> Your instructions:
Pull every line containing "Work" from the entries.
Input below:
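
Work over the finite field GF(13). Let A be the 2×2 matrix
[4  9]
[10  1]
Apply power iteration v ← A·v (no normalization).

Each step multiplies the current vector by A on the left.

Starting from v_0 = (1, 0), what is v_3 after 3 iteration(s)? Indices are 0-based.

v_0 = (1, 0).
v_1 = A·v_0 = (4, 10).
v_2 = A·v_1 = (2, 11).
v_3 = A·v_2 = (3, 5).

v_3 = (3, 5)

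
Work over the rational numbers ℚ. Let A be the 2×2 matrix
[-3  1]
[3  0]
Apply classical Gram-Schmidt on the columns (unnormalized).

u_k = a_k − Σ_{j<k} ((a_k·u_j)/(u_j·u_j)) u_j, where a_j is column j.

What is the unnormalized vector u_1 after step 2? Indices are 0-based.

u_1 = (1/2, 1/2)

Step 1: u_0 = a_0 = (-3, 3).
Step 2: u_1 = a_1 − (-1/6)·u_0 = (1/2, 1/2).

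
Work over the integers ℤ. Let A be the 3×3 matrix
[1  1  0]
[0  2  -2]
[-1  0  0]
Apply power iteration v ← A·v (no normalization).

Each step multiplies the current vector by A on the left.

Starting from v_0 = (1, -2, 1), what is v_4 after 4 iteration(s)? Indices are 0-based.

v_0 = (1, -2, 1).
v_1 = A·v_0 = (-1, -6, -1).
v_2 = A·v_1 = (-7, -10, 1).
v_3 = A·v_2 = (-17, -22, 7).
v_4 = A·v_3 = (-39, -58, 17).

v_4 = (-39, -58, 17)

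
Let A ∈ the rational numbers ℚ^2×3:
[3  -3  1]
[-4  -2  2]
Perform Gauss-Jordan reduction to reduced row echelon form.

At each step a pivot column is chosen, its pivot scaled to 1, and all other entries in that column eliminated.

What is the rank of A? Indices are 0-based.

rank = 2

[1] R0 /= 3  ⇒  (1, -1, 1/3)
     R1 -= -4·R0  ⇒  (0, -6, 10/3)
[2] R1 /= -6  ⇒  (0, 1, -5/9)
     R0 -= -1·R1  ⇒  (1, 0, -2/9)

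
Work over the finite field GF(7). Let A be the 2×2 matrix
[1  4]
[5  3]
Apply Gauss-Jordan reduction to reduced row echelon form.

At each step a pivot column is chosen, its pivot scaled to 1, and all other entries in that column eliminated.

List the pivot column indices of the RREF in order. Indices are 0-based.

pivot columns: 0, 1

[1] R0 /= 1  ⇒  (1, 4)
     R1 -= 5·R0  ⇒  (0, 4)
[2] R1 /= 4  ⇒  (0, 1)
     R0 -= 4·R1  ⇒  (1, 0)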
End of Input.
> Answer section:
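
Work over the finite field GF(13). Let A be the 2×2 matrix
Work over the rational numbers ℚ. Let A be the 2×2 matrix
Work over the integers ℤ. Let A be the 3×3 matrix
Work over the finite field GF(7). Let A be the 2×2 matrix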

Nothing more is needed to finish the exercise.